• WHAT THE TASK REQUIRES:
The answer should be every line below, retyped exactly.

>>

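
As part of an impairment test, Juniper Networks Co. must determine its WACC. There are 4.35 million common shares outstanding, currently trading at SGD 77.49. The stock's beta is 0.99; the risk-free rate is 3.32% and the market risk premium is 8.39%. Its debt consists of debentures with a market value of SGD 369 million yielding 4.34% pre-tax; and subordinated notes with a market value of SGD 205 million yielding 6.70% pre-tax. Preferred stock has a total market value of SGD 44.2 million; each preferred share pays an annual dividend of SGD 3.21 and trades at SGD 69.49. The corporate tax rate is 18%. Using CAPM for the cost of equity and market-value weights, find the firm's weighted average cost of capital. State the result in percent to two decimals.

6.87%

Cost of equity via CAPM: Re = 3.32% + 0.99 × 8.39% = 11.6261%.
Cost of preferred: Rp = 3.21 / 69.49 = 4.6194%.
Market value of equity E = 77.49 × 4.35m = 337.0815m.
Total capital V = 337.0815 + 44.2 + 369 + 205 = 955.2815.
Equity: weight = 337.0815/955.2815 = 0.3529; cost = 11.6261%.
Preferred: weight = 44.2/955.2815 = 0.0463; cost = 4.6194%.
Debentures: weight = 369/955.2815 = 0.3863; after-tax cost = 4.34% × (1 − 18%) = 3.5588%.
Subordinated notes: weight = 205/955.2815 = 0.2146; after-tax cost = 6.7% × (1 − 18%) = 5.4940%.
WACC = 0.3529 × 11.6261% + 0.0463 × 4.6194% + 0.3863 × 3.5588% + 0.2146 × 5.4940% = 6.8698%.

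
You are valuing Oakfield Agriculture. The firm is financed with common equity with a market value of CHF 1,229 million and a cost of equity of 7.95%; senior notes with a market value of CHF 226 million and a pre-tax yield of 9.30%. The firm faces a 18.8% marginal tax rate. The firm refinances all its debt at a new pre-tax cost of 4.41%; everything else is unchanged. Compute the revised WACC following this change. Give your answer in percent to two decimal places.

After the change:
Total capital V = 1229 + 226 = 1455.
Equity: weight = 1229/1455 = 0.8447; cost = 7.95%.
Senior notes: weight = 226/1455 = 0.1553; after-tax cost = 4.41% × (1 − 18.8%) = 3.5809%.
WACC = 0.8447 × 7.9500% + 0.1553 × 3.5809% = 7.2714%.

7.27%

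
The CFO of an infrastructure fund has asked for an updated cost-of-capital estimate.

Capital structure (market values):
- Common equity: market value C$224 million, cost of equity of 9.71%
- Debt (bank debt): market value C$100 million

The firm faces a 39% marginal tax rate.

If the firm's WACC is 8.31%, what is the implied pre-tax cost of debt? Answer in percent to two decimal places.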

<<

• ANSWER AREA:
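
As part of an impairment test, Juniper Networks Co. must determine its WACC. There are 4.35 million common shares outstanding, currently trading at SGD 77.49. The stock's beta is 0.99; the risk-free rate is 3.32% and the market risk premium is 8.39%. Its debt consists of debentures with a market value of SGD 369 million yielding 4.34% pre-tax; and subordinated notes with a market value of SGD 205 million yielding 6.70% pre-tax. Preferred stock has a total market value of SGD 44.2 million; each preferred share pays an annual dividend of SGD 3.21 and trades at SGD 69.49. The corporate tax rate is 18%. Using CAPM for the cost of equity and market-value weights, find the firm's weighted average cost of capital. State the result in percent to two decimals.

6.87%

Cost of equity via CAPM: Re = 3.32% + 0.99 × 8.39% = 11.6261%.
Cost of preferred: Rp = 3.21 / 69.49 = 4.6194%.
Market value of equity E = 77.49 × 4.35m = 337.0815m.
Total capital V = 337.0815 + 44.2 + 369 + 205 = 955.2815.
Equity: weight = 337.0815/955.2815 = 0.3529; cost = 11.6261%.
Preferred: weight = 44.2/955.2815 = 0.0463; cost = 4.6194%.
Debentures: weight = 369/955.2815 = 0.3863; after-tax cost = 4.34% × (1 − 18%) = 3.5588%.
Subordinated notes: weight = 205/955.2815 = 0.2146; after-tax cost = 6.7% × (1 − 18%) = 5.4940%.
WACC = 0.3529 × 11.6261% + 0.0463 × 4.6194% + 0.3863 × 3.5588% + 0.2146 × 5.4940% = 6.8698%.

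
You are valuing Oakfield Agriculture. The firm is financed with common equity with a market value of CHF 1,229 million and a cost of equity of 7.95%; senior notes with a market value of CHF 226 million and a pre-tax yield of 9.30%. The firm faces a 18.8% marginal tax rate. The firm refinances all its debt at a new pre-tax cost of 4.41%; everything else is unchanged. Compute the revised WACC following this change. Give your answer in percent to two decimal places.

After the change:
Total capital V = 1229 + 226 = 1455.
Equity: weight = 1229/1455 = 0.8447; cost = 7.95%.
Senior notes: weight = 226/1455 = 0.1553; after-tax cost = 4.41% × (1 − 18.8%) = 3.5809%.
WACC = 0.8447 × 7.9500% + 0.1553 × 3.5809% = 7.2714%.

7.27%

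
The CFO of an infrastructure fund has asked for an updated cost-of-capital estimate.

Capital structure (market values):
- Common equity: market value C$224 million, cost of equity of 9.71%
- Debt (bank debt): market value C$100 million

The firm faces a 39% marginal tax rate.

If the firm's WACC is 8.31%, what is the implied pre-tax cost of debt? Answer in percent to two decimal places.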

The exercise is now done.